- [WHAT THE TASK REQUIRES] Within the records below, reproduce without change the lines from the line that has "A sound at 250" through the line that has "A source emits", and only those.
*** Opening of MATERIAL PROVIDED ***
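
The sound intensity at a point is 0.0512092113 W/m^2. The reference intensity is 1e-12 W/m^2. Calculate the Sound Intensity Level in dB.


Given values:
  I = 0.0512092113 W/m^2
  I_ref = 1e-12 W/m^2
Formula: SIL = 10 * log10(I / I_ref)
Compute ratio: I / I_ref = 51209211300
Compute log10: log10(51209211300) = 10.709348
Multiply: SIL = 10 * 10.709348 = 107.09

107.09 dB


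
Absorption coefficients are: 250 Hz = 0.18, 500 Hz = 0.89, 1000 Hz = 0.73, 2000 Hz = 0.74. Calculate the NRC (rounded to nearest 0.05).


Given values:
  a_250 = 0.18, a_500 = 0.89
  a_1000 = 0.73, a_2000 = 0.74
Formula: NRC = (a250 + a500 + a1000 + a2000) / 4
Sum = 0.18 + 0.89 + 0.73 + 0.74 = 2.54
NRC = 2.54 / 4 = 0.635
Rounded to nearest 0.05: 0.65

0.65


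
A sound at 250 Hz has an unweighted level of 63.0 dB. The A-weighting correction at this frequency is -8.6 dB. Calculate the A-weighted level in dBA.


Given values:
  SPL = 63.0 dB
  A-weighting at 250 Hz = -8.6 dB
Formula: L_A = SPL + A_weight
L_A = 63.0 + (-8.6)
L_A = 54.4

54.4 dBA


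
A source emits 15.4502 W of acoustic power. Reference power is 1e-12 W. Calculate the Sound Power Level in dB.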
*** Close of MATERIAL PROVIDED ***
*** Opening of MATERIAL PROVIDED ***
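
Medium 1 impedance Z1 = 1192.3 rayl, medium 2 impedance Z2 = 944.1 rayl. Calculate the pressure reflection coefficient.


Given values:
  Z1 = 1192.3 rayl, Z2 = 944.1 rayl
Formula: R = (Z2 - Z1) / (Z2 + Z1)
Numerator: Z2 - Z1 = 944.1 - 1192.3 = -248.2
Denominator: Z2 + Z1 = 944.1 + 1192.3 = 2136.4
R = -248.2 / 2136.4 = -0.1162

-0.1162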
*** Close of MATERIAL PROVIDED ***
- [RESPONSE FOR THIS EXERCISE]
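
A sound at 250 Hz has an unweighted level of 63.0 dB. The A-weighting correction at this frequency is -8.6 dB. Calculate the A-weighted level in dBA.


Given values:
  SPL = 63.0 dB
  A-weighting at 250 Hz = -8.6 dB
Formula: L_A = SPL + A_weight
L_A = 63.0 + (-8.6)
L_A = 54.4

54.4 dBA


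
A source emits 15.4502 W of acoustic power. Reference power is 1e-12 W. Calculate the Sound Power Level in dB.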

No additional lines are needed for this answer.